:: What to do ::
All of the data below should be copied exactly as it stands.

________________

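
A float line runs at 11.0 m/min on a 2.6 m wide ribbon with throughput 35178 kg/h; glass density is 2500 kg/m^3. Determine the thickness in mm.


Ribbon cross-section from mass balance:
  Volume rate = throughput / density = 35178 / 2500 = 14.0712 m^3/h
  thickness = volume rate / (speed * 60 * width), i.e.
  thickness = throughput / (60 * speed * width * density) * 1000
  thickness = 35178 / (60 * 11.0 * 2.6 * 2500) * 1000 = 8.2 mm

8.2 mm


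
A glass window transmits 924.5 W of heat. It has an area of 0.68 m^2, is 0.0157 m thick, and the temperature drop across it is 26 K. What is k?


Fourier's law rearranged: k = Q * t / (A * dT)
  Numerator = 924.5 * 0.0157 = 14.51465
  Denominator = 0.68 * 26 = 17.68
  k = 14.51465 / 17.68 = 0.821 W/mK

0.821 W/mK


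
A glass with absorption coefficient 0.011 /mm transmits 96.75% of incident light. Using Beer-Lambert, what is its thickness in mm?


Rearrange T = exp(-alpha * thickness):
  thickness = -ln(T) / alpha
  T = 96.75/100 = 0.9675
  ln(T) = -0.03304
  -ln(T) = 0.03304
  thickness = 0.03304 / 0.011 = 3.0 mm

3.0 mm


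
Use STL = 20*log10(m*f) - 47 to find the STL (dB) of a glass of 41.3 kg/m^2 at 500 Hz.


Mass law: STL = 20 * log10(m * f) - 47
  m * f = 41.3 * 500 = 20650
  log10(20650) = 4.31492
  STL = 20 * 4.31492 - 47 = 86.2984 - 47 = 39.3 dB

39.3 dB


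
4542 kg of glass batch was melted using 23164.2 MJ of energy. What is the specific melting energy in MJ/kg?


Rearrange E = m * s for s:
  s = E / m
  s = 23164.2 / 4542 = 5.1 MJ/kg

5.1 MJ/kg


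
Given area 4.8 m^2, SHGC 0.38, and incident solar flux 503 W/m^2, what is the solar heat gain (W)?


Solar heat gain: Q = Area * SHGC * Irradiance
  Q = 4.8 * 0.38 * 503 = 917.5 W

917.5 W


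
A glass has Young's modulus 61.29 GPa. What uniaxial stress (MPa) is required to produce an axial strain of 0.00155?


Rearrange E = sigma / epsilon:
  sigma = E * epsilon
  E (MPa) = 61.29 * 1000 = 61290
  sigma = 61290 * 0.00155 = 95.0 MPa

95.0 MPa


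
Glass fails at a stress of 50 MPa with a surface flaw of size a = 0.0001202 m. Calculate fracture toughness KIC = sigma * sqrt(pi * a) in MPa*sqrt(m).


Fracture toughness: KIC = sigma * sqrt(pi * a)
  pi * a = pi * 0.0001202 = 0.000377619
  sqrt(pi * a) = 0.019432
  KIC = 50 * 0.019432 = 0.972 MPa*sqrt(m)

0.972 MPa*sqrt(m)


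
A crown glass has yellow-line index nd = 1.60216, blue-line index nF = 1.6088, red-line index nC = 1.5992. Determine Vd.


Abbe number formula: Vd = (nd - 1) / (nF - nC)
  nd - 1 = 1.60216 - 1 = 0.60216
  nF - nC = 1.6088 - 1.5992 = 0.0096
  Vd = 0.60216 / 0.0096 = 62.73

62.73


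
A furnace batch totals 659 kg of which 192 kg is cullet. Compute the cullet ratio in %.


Cullet ratio = (cullet mass / total batch mass) * 100
  Ratio = 192 / 659 * 100 = 29.14%

29.14%


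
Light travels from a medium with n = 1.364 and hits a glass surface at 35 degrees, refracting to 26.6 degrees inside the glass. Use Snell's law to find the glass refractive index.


Apply Snell's law: n1 * sin(theta1) = n2 * sin(theta2)
  n2 = n1 * sin(theta1) / sin(theta2)
  sin(35) = 0.573576
  sin(26.6) = 0.447759
  n2 = 1.364 * 0.573576 / 0.447759 = 1.7473

1.7473


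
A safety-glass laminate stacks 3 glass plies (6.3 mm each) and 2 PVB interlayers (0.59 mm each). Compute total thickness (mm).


Total thickness = glass contribution + PVB contribution
  Glass: 3 * 6.3 = 18.9 mm
  PVB: 2 * 0.59 = 1.18 mm
  Total = 18.9 + 1.18 = 20.08 mm

20.08 mm


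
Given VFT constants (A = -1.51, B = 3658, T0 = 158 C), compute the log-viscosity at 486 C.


VFT equation: log(eta) = A + B / (T - T0)
  T - T0 = 486 - 158 = 328
  B / (T - T0) = 3658 / 328 = 11.152
  log(eta) = -1.51 + 11.152 = 9.642

9.642


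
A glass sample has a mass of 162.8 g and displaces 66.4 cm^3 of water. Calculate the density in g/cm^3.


Use the definition of density:
  rho = mass / volume
  rho = 162.8 / 66.4 = 2.452 g/cm^3

2.452 g/cm^3


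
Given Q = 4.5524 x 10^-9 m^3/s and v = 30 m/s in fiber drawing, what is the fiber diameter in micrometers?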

________________

:: Answer for this exercise ::
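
A float line runs at 11.0 m/min on a 2.6 m wide ribbon with throughput 35178 kg/h; glass density is 2500 kg/m^3. Determine the thickness in mm.


Ribbon cross-section from mass balance:
  Volume rate = throughput / density = 35178 / 2500 = 14.0712 m^3/h
  thickness = volume rate / (speed * 60 * width), i.e.
  thickness = throughput / (60 * speed * width * density) * 1000
  thickness = 35178 / (60 * 11.0 * 2.6 * 2500) * 1000 = 8.2 mm

8.2 mm


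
A glass window transmits 924.5 W of heat. It has an area of 0.68 m^2, is 0.0157 m thick, and the temperature drop across it is 26 K. What is k?


Fourier's law rearranged: k = Q * t / (A * dT)
  Numerator = 924.5 * 0.0157 = 14.51465
  Denominator = 0.68 * 26 = 17.68
  k = 14.51465 / 17.68 = 0.821 W/mK

0.821 W/mK


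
A glass with absorption coefficient 0.011 /mm transmits 96.75% of incident light. Using Beer-Lambert, what is its thickness in mm?


Rearrange T = exp(-alpha * thickness):
  thickness = -ln(T) / alpha
  T = 96.75/100 = 0.9675
  ln(T) = -0.03304
  -ln(T) = 0.03304
  thickness = 0.03304 / 0.011 = 3.0 mm

3.0 mm


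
Use STL = 20*log10(m*f) - 47 to find the STL (dB) of a glass of 41.3 kg/m^2 at 500 Hz.


Mass law: STL = 20 * log10(m * f) - 47
  m * f = 41.3 * 500 = 20650
  log10(20650) = 4.31492
  STL = 20 * 4.31492 - 47 = 86.2984 - 47 = 39.3 dB

39.3 dB


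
4542 kg of glass batch was melted using 23164.2 MJ of energy. What is the specific melting energy in MJ/kg?


Rearrange E = m * s for s:
  s = E / m
  s = 23164.2 / 4542 = 5.1 MJ/kg

5.1 MJ/kg


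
Given area 4.8 m^2, SHGC 0.38, and incident solar flux 503 W/m^2, what is the solar heat gain (W)?


Solar heat gain: Q = Area * SHGC * Irradiance
  Q = 4.8 * 0.38 * 503 = 917.5 W

917.5 W


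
A glass has Young's modulus 61.29 GPa. What uniaxial stress (MPa) is required to produce an axial strain of 0.00155?


Rearrange E = sigma / epsilon:
  sigma = E * epsilon
  E (MPa) = 61.29 * 1000 = 61290
  sigma = 61290 * 0.00155 = 95.0 MPa

95.0 MPa


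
Glass fails at a stress of 50 MPa with a surface flaw of size a = 0.0001202 m. Calculate fracture toughness KIC = sigma * sqrt(pi * a) in MPa*sqrt(m).


Fracture toughness: KIC = sigma * sqrt(pi * a)
  pi * a = pi * 0.0001202 = 0.000377619
  sqrt(pi * a) = 0.019432
  KIC = 50 * 0.019432 = 0.972 MPa*sqrt(m)

0.972 MPa*sqrt(m)


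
A crown glass has yellow-line index nd = 1.60216, blue-line index nF = 1.6088, red-line index nC = 1.5992. Determine Vd.


Abbe number formula: Vd = (nd - 1) / (nF - nC)
  nd - 1 = 1.60216 - 1 = 0.60216
  nF - nC = 1.6088 - 1.5992 = 0.0096
  Vd = 0.60216 / 0.0096 = 62.73

62.73


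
A furnace batch totals 659 kg of which 192 kg is cullet. Compute the cullet ratio in %.


Cullet ratio = (cullet mass / total batch mass) * 100
  Ratio = 192 / 659 * 100 = 29.14%

29.14%


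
Light travels from a medium with n = 1.364 and hits a glass surface at 35 degrees, refracting to 26.6 degrees inside the glass. Use Snell's law to find the glass refractive index.


Apply Snell's law: n1 * sin(theta1) = n2 * sin(theta2)
  n2 = n1 * sin(theta1) / sin(theta2)
  sin(35) = 0.573576
  sin(26.6) = 0.447759
  n2 = 1.364 * 0.573576 / 0.447759 = 1.7473

1.7473


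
A safety-glass laminate stacks 3 glass plies (6.3 mm each) and 2 PVB interlayers (0.59 mm each). Compute total thickness (mm).


Total thickness = glass contribution + PVB contribution
  Glass: 3 * 6.3 = 18.9 mm
  PVB: 2 * 0.59 = 1.18 mm
  Total = 18.9 + 1.18 = 20.08 mm

20.08 mm


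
Given VFT constants (A = -1.51, B = 3658, T0 = 158 C), compute the log-viscosity at 486 C.


VFT equation: log(eta) = A + B / (T - T0)
  T - T0 = 486 - 158 = 328
  B / (T - T0) = 3658 / 328 = 11.152
  log(eta) = -1.51 + 11.152 = 9.642

9.642


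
A glass sample has a mass of 162.8 g and displaces 66.4 cm^3 of water. Calculate the density in g/cm^3.


Use the definition of density:
  rho = mass / volume
  rho = 162.8 / 66.4 = 2.452 g/cm^3

2.452 g/cm^3


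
Given Q = 4.5524 x 10^-9 m^3/s and v = 30 m/s in fiber drawing, what is the fiber diameter in micrometers?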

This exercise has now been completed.